> **Your objective**
From the listing below, set down exactly the lines between the one holding "An onboard cesium" and the one holding "A relativistic courier", inclusive. No other line is wanted.
Extracted entries: Begin
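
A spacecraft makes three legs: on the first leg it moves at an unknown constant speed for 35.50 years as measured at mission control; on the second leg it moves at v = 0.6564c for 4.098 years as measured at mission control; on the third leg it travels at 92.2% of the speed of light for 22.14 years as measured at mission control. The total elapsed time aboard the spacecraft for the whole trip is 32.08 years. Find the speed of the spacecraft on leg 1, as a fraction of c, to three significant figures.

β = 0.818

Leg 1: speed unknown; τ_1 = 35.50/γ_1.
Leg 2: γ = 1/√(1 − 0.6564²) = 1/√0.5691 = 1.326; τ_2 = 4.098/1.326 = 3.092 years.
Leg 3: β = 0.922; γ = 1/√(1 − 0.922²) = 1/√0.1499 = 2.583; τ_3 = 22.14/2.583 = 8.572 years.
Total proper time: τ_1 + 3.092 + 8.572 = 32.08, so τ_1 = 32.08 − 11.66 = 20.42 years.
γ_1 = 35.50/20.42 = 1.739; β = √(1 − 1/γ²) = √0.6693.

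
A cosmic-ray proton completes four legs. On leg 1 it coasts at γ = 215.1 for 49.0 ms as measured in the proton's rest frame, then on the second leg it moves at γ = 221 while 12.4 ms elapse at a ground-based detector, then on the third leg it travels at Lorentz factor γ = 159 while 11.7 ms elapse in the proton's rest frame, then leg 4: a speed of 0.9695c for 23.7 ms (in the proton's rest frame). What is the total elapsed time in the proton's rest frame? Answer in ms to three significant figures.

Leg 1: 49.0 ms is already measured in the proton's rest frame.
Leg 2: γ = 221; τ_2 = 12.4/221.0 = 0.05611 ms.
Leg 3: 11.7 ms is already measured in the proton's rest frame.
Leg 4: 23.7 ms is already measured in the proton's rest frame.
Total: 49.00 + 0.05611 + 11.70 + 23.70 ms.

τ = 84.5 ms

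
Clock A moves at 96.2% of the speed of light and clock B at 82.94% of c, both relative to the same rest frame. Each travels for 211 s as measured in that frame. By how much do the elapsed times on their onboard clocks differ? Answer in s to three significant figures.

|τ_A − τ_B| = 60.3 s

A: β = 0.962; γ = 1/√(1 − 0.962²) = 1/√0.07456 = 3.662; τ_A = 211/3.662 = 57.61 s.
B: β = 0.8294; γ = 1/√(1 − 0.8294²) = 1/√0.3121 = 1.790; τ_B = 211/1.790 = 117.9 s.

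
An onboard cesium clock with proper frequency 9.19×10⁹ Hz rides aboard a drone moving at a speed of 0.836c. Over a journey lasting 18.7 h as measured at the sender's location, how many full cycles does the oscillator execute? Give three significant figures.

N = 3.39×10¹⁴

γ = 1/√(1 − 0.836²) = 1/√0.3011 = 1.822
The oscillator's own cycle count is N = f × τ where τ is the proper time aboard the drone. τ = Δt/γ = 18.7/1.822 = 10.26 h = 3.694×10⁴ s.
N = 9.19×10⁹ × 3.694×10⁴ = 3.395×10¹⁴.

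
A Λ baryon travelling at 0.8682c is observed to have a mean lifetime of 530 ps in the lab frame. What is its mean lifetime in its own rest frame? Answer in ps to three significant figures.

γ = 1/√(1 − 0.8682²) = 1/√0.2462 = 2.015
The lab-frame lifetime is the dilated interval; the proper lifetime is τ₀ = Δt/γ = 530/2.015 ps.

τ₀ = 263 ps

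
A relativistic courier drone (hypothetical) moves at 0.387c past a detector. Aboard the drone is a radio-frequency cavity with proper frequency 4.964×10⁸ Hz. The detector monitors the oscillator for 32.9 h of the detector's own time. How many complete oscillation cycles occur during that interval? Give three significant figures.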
Extracted entries: End
Extracted entries: Begin
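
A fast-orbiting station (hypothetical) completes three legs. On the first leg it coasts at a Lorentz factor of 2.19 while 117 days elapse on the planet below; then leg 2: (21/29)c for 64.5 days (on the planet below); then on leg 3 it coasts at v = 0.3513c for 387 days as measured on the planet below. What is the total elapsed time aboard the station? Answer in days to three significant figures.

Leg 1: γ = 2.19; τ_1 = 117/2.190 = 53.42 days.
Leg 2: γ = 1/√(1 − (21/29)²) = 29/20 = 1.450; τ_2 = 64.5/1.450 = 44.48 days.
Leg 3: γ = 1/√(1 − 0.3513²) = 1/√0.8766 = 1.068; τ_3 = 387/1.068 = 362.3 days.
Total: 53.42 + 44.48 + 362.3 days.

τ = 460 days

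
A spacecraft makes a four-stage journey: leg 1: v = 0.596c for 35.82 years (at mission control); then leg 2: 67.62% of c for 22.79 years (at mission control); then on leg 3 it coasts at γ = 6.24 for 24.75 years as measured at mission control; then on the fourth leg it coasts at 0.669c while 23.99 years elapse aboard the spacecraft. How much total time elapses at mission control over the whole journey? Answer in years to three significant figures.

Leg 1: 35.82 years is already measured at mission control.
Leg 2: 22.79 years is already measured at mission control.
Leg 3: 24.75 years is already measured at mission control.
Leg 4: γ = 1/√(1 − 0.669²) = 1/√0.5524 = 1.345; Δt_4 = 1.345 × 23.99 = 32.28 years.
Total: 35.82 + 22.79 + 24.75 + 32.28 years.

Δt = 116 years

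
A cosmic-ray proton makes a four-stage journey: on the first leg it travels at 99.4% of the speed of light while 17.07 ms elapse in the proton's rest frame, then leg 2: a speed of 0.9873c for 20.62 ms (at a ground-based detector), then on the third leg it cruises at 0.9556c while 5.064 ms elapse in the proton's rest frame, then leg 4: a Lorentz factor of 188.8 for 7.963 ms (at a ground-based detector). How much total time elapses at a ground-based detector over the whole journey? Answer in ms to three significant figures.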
Extracted entries: End
> **Answer below**
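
An onboard cesium clock with proper frequency 9.19×10⁹ Hz rides aboard a drone moving at a speed of 0.836c. Over a journey lasting 18.7 h as measured at the sender's location, how many full cycles does the oscillator execute? Give three significant figures.

N = 3.39×10¹⁴

γ = 1/√(1 − 0.836²) = 1/√0.3011 = 1.822
The oscillator's own cycle count is N = f × τ where τ is the proper time aboard the drone. τ = Δt/γ = 18.7/1.822 = 10.26 h = 3.694×10⁴ s.
N = 9.19×10⁹ × 3.694×10⁴ = 3.395×10¹⁴.

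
A Λ baryon travelling at 0.8682c is observed to have a mean lifetime of 530 ps in the lab frame. What is its mean lifetime in its own rest frame? Answer in ps to three significant figures.

γ = 1/√(1 − 0.8682²) = 1/√0.2462 = 2.015
The lab-frame lifetime is the dilated interval; the proper lifetime is τ₀ = Δt/γ = 530/2.015 ps.

τ₀ = 263 ps

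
A relativistic courier drone (hypothetical) moves at 0.387c past a detector. Aboard the drone is a radio-frequency cavity with proper frequency 4.964×10⁸ Hz. The detector monitors the oscillator for 32.9 h of the detector's own time. How many complete oscillation cycles occur during that interval? Give three significant figures.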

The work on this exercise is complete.